:: Exercise details ::
The answer must consist of every line in the data below that holds the word "order".

:: Dataset excerpts ::
┌──

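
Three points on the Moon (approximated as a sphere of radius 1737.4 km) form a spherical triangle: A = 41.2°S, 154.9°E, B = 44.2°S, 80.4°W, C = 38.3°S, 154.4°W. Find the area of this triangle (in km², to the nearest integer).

Side lengths (central angles): a = 0.9432, b = 0.6725, c = 1.4181 rad; semiperimeter s = 1.5169.
By l'Huilier's theorem, tan(E/4) = √[tan(s/2) tan((s−a)/2) tan((s−b)/2) tan((s−c)/2)], giving spherical excess E = 0.3146 rad.
Area = E·R² = 0.3146 × (1737.4)² ≈ 949619 km².

949619 km²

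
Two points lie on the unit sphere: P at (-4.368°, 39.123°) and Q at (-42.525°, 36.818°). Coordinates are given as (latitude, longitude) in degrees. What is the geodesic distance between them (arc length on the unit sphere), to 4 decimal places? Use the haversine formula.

In radians: φ₁ = -0.0762, φ₂ = -0.7422, Δλ = -2.305° = -0.0402 rad.
Haversine: a = sin²(Δφ/2) + cos φ₁ cos φ₂ sin²(Δλ/2) = 0.1068 + (0.9971)(0.7370)(0.0004) = 0.10714.
Central angle c = 2·arcsin(√a) = 0.66693 rad.
On the unit sphere the arc length equals the central angle: 0.6669.

0.6669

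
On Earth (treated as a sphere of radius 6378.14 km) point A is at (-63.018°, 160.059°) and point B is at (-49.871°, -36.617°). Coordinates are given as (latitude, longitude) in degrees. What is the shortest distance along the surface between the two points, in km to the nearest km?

7385 km

Let φ₁ = -1.0999 rad, φ₂ = -0.8704 rad, and Δλ = 2.8505 rad.
cos c = sin φ₁ sin φ₂ + cos φ₁ cos φ₂ cos Δλ = (-0.8911)(-0.7646) + (0.4537)(0.6445)(-0.9579) = 0.40125,
so c = arccos(0.40125) = 1.15792 rad.
Distance = R·c = 6378.14 × 1.1579 ≈ 7385 km.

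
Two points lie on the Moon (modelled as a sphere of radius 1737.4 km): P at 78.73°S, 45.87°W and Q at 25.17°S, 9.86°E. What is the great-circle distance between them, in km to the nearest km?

1786 km

With latitudes φ₁ = -78.730°, φ₂ = -25.170° and longitude difference Δλ = 55.730°:
cos c = sin φ₁ sin φ₂ + cos φ₁ cos φ₂ cos Δλ = (-0.9807)(-0.4253) + (0.1954)(0.9050)(0.5631) = 0.51670,
so c = arccos(0.51670) = 1.02780 rad.
Distance = R·c = 1737.4 × 1.0278 ≈ 1786 km.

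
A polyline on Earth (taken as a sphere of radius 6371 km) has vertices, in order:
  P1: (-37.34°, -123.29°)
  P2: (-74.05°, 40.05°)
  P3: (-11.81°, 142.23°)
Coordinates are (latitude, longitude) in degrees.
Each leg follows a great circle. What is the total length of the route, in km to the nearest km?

16679 km

Leg P1→P2: central angle 1.1876 rad, distance 7566.2 km.
Leg P2→P3: central angle 1.4303 rad, distance 9112.4 km.
Total: 7566.2 + 9112.4 ≈ 16679 km.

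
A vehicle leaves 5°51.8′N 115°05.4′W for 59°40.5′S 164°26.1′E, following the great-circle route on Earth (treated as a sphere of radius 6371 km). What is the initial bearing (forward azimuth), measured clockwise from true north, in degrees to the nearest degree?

With φ₁ = 0.1023, φ₂ = -1.0415, Δλ = -1.4046 rad, the forward-azimuth formula gives
θ = atan2( sin Δλ cos φ₂ , cos φ₁ sin φ₂ − sin φ₁ cos φ₂ cos Δλ ) = atan2(-0.4979, -0.8672) = -150.14°.
Adding 360° brings this into [0°, 360°): 210°.

210°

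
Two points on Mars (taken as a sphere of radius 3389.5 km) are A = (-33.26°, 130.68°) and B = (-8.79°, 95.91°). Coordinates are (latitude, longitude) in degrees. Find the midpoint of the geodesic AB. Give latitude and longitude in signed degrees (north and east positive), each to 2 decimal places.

-21.93°, 111.80°

The central angle between A and B is δ = 0.7034 rad.
With f = 0.5, the slerp weights are sin((1−f)δ)/sin δ = 0.5326 and sin(fδ)/sin δ = 0.5326.
Weighted sum of the unit vectors: (0.5326)·(-0.5451,0.6341,-0.5484) + (0.5326)·(-0.1018,0.9830,-0.1528) = (-0.3445, 0.8613, -0.3735).
Converting back: φ = atan2(z, √(x²+y²)) = -21.93°, λ = atan2(y, x) = 111.80°.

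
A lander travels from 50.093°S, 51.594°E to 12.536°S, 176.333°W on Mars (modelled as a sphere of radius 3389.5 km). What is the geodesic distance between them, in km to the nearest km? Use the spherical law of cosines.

With latitudes φ₁ = -50.093°, φ₂ = -12.536° and longitude difference Δλ = 132.073°:
cos c = sin φ₁ sin φ₂ + cos φ₁ cos φ₂ cos Δλ = (-0.7671)(-0.2171) + (0.6415)(0.9762)(-0.6701) = -0.25314,
so c = arccos(-0.25314) = 1.82672 rad.
Distance = R·c = 3389.5 × 1.8267 ≈ 6192 km.

6192 km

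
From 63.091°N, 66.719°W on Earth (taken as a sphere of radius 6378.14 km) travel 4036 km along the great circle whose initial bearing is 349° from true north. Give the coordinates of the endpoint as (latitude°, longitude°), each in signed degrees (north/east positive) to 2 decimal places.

Angular distance δ = d/R = 4036/6378.14 = 0.63279 rad; initial bearing θ = 6.0912 rad.
sin φ₂ = sin φ₁ cos δ + cos φ₁ sin δ cos θ = (0.8917)(0.8064) + (0.4526)(0.5914)(0.9816) = 0.9818, so φ₂ = 79.05°.
Δλ = atan2(sin θ sin δ cos φ₁, cos δ − sin φ₁ sin φ₂) = atan2(-0.0511, -0.0691) = -143.540°.
λ₂ = -66.719° − 143.540° = -210.26° → 149.74° after wrapping to (−180°, 180°].

79.05°, 149.74°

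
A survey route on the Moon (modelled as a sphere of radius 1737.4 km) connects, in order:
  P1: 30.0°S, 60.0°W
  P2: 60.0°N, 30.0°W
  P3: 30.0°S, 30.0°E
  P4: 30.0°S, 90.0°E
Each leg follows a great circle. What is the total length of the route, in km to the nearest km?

7494 km

Leg P1→P2: central angle 1.6288 rad, distance 2829.9 km.
Leg P2→P3: central angle 1.7890 rad, distance 3108.3 km.
Leg P3→P4: central angle 0.8957 rad, distance 1556.1 km.
Total: 2829.9 + 3108.3 + 1556.1 ≈ 7494 km.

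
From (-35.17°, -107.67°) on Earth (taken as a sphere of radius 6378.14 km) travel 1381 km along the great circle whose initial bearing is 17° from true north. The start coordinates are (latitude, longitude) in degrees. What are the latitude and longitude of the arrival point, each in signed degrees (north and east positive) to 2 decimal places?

-23.24°, -103.75°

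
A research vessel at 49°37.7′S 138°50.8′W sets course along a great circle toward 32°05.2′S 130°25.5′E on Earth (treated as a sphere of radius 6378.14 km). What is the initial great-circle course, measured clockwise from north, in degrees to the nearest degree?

With φ₁ = -0.8662, φ₂ = -0.5600, Δλ = -1.5835 rad, the forward-azimuth formula gives
θ = atan2( sin Δλ cos φ₂ , cos φ₁ sin φ₂ − sin φ₁ cos φ₂ cos Δλ ) = atan2(-0.8472, -0.3523) = -112.58°.
Adding 360° brings this into [0°, 360°): 247°.

247°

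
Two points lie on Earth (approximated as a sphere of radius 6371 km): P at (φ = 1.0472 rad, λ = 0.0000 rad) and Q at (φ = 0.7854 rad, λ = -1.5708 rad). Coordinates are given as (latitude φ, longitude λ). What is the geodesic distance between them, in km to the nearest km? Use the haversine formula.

With latitudes φ₁ = 60.000°, φ₂ = 45.000° and longitude difference Δλ = -90.000°:
Haversine: a = sin²(Δφ/2) + cos φ₁ cos φ₂ sin²(Δλ/2) = 0.0170 + (0.5000)(0.7071)(0.5000) = 0.19381.
Central angle c = 2·arcsin(√a) = 0.91174 rad.
Distance = R·c = 6371 × 0.9117 ≈ 5809 km.

5809 km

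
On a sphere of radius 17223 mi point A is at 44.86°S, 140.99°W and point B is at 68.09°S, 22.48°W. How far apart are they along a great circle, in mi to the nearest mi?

17470 mi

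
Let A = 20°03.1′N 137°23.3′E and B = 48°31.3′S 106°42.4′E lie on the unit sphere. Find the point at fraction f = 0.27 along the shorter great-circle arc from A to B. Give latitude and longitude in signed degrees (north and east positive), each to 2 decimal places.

1.29°, 130.50°

The central angle between A and B is δ = 1.2889 rad.
With f = 0.27, the slerp weights are sin((1−f)δ)/sin δ = 0.8413 and sin(fδ)/sin δ = 0.3550.
Weighted sum of the unit vectors: (0.8413)·(-0.6913,0.6360,0.3429) + (0.3550)·(-0.1904,0.6344,-0.7492) = (-0.6492, 0.7603, 0.0225).
Converting back: φ = atan2(z, √(x²+y²)) = 1.29°, λ = atan2(y, x) = 130.50°.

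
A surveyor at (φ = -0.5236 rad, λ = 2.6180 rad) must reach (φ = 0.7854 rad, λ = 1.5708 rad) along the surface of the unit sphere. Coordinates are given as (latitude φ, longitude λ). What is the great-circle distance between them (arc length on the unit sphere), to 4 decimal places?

With latitudes φ₁ = -30.000°, φ₂ = 45.000° and longitude difference Δλ = -60.000°:
Haversine: a = sin²(Δφ/2) + cos φ₁ cos φ₂ sin²(Δλ/2) = 0.3706 + (0.8660)(0.7071)(0.2500) = 0.52369.
Central angle c = 2·arcsin(√a) = 1.61818 rad.
On the unit sphere the arc length equals the central angle: 1.6182.

1.6182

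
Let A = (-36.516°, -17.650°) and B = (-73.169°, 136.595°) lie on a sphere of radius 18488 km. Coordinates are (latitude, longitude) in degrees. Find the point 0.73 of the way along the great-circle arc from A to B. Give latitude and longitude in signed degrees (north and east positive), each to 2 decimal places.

Central angle δ = 1.2026 rad. Interpolating on the sphere with fraction f = 0.73:
P = [sin((1−f)δ)·A + sin(fδ)·B] / sin δ = 0.3419·A + 0.8247·B in Cartesian coordinates,
giving P = (0.0884, 0.0808, -0.9928), i.e. latitude -83.12°, longitude 42.41°.

-83.12°, 42.41°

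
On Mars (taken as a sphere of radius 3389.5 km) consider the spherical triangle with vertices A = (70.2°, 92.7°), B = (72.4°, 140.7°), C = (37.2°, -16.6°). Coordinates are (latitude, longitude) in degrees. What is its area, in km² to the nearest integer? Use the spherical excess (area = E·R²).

Side lengths (central angles): a = 1.2088, b = 1.0705, c = 0.2639 rad; semiperimeter s = 1.2716.
By l'Huilier's theorem, tan(E/4) = √[tan(s/2) tan((s−a)/2) tan((s−b)/2) tan((s−c)/2)], giving spherical excess E = 0.1436 rad.
Area = E·R² = 0.1436 × (3389.5)² ≈ 1649583 km².

1649583 km²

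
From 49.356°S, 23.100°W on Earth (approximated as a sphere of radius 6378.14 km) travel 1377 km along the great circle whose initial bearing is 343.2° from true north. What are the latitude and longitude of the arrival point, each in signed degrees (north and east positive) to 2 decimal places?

-37.41°, -27.57°

Angular distance δ = d/R = 1377/6378.14 = 0.21589 rad; initial bearing θ = 5.9900 rad.
sin φ₂ = sin φ₁ cos δ + cos φ₁ sin δ cos θ = (-0.7588)(0.9768) + (0.6514)(0.2142)(0.9573) = -0.6076, so φ₂ = -37.41°.
Δλ = atan2(sin θ sin δ cos φ₁, cos δ − sin φ₁ sin φ₂) = atan2(-0.0403, 0.5158) = -4.471°.
λ₂ = -23.100° − 4.471° = -27.57°.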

└──

:: Completed task ::
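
A polyline on Earth (taken as a sphere of radius 6371 km) has vertices, in order:
A survey route on the Moon (modelled as a sphere of radius 1737.4 km) connects, in order: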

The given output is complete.